▶ **TO DO**
Output only the line that contains "4. backref(offset=7, length=9)" and the lines after it, all verbatim, through the last one below.

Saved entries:
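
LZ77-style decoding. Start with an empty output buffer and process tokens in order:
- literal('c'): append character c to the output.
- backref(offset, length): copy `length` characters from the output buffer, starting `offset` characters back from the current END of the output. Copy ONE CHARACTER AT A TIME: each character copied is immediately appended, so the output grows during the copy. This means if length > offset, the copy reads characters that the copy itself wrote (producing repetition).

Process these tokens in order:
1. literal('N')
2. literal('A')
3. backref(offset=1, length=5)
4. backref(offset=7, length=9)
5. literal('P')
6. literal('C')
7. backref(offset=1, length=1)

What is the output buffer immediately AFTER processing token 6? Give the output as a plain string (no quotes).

Token 1: literal('N'). Output: "N"
Token 2: literal('A'). Output: "NA"
Token 3: backref(off=1, len=5) (overlapping!). Copied 'AAAAA' from pos 1. Output: "NAAAAAA"
Token 4: backref(off=7, len=9) (overlapping!). Copied 'NAAAAAANA' from pos 0. Output: "NAAAAAANAAAAAANA"
Token 5: literal('P'). Output: "NAAAAAANAAAAAANAP"
Token 6: literal('C'). Output: "NAAAAAANAAAAAANAPC"

Answer: NAAAAAANAAAAAANAPC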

▶ **TASK RESULT**
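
4. backref(offset=7, length=9)
5. literal('P')
6. literal('C')
7. backref(offset=1, length=1)

What is the output buffer immediately AFTER processing token 6? Give the output as a plain string (no quotes).

Token 1: literal('N'). Output: "N"
Token 2: literal('A'). Output: "NA"
Token 3: backref(off=1, len=5) (overlapping!). Copied 'AAAAA' from pos 1. Output: "NAAAAAA"
Token 4: backref(off=7, len=9) (overlapping!). Copied 'NAAAAAANA' from pos 0. Output: "NAAAAAANAAAAAANA"
Token 5: literal('P'). Output: "NAAAAAANAAAAAANAP"
Token 6: literal('C'). Output: "NAAAAAANAAAAAANAPC"

Answer: NAAAAAANAAAAAANAPC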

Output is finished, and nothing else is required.